Input Start Marker

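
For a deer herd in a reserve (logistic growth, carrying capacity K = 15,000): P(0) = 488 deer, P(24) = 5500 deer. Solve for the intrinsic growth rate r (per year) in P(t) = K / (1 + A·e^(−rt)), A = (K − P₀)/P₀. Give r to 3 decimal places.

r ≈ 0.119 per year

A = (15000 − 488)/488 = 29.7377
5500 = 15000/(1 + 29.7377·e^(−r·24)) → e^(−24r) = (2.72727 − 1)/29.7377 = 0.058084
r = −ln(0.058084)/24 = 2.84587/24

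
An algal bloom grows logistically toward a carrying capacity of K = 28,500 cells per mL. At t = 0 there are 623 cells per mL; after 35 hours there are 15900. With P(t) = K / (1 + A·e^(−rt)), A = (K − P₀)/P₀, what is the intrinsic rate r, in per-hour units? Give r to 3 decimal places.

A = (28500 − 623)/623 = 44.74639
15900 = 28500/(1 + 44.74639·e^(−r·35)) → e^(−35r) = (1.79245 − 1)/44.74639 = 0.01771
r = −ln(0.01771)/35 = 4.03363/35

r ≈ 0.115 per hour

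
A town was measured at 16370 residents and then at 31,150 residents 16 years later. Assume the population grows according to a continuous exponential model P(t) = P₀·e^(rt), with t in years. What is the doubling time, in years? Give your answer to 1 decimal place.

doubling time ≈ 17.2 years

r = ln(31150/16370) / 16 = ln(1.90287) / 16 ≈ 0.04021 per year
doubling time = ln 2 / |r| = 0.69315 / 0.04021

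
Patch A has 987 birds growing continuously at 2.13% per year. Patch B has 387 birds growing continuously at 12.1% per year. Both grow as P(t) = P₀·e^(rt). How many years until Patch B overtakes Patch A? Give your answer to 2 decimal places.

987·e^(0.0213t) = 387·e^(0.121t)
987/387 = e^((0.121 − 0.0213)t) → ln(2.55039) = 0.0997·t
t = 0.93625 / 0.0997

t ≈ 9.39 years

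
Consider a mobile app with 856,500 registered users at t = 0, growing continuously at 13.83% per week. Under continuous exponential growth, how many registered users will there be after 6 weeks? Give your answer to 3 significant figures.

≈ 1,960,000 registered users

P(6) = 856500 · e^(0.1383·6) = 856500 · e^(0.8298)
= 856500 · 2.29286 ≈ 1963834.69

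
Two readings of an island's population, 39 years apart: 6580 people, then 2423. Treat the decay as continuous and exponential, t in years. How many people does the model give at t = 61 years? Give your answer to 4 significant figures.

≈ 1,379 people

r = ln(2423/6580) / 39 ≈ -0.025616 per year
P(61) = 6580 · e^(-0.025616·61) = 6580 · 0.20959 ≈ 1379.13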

Input End Marker

▶ _What is being asked_
Exactly as written above, copy out all the records.

▶ _Finished task_
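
For a deer herd in a reserve (logistic growth, carrying capacity K = 15,000): P(0) = 488 deer, P(24) = 5500 deer. Solve for the intrinsic growth rate r (per year) in P(t) = K / (1 + A·e^(−rt)), A = (K − P₀)/P₀. Give r to 3 decimal places.

r ≈ 0.119 per year

A = (15000 − 488)/488 = 29.7377
5500 = 15000/(1 + 29.7377·e^(−r·24)) → e^(−24r) = (2.72727 − 1)/29.7377 = 0.058084
r = −ln(0.058084)/24 = 2.84587/24

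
An algal bloom grows logistically toward a carrying capacity of K = 28,500 cells per mL. At t = 0 there are 623 cells per mL; after 35 hours there are 15900. With P(t) = K / (1 + A·e^(−rt)), A = (K − P₀)/P₀, what is the intrinsic rate r, in per-hour units? Give r to 3 decimal places.

A = (28500 − 623)/623 = 44.74639
15900 = 28500/(1 + 44.74639·e^(−r·35)) → e^(−35r) = (1.79245 − 1)/44.74639 = 0.01771
r = −ln(0.01771)/35 = 4.03363/35

r ≈ 0.115 per hour

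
A town was measured at 16370 residents and then at 31,150 residents 16 years later. Assume the population grows according to a continuous exponential model P(t) = P₀·e^(rt), with t in years. What is the doubling time, in years? Give your answer to 1 decimal place.

doubling time ≈ 17.2 years

r = ln(31150/16370) / 16 = ln(1.90287) / 16 ≈ 0.04021 per year
doubling time = ln 2 / |r| = 0.69315 / 0.04021

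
Patch A has 987 birds growing continuously at 2.13% per year. Patch B has 387 birds growing continuously at 12.1% per year. Both grow as P(t) = P₀·e^(rt). How many years until Patch B overtakes Patch A? Give your answer to 2 decimal places.

987·e^(0.0213t) = 387·e^(0.121t)
987/387 = e^((0.121 − 0.0213)t) → ln(2.55039) = 0.0997·t
t = 0.93625 / 0.0997

t ≈ 9.39 years

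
Consider a mobile app with 856,500 registered users at t = 0, growing continuously at 13.83% per week. Under continuous exponential growth, how many registered users will there be after 6 weeks? Give your answer to 3 significant figures.

≈ 1,960,000 registered users

P(6) = 856500 · e^(0.1383·6) = 856500 · e^(0.8298)
= 856500 · 2.29286 ≈ 1963834.69

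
Two readings of an island's population, 39 years apart: 6580 people, then 2423. Treat the decay as continuous and exponential, t in years. How many people does the model give at t = 61 years? Give your answer to 4 significant figures.

≈ 1,379 people

r = ln(2423/6580) / 39 ≈ -0.025616 per year
P(61) = 6580 · e^(-0.025616·61) = 6580 · 0.20959 ≈ 1379.13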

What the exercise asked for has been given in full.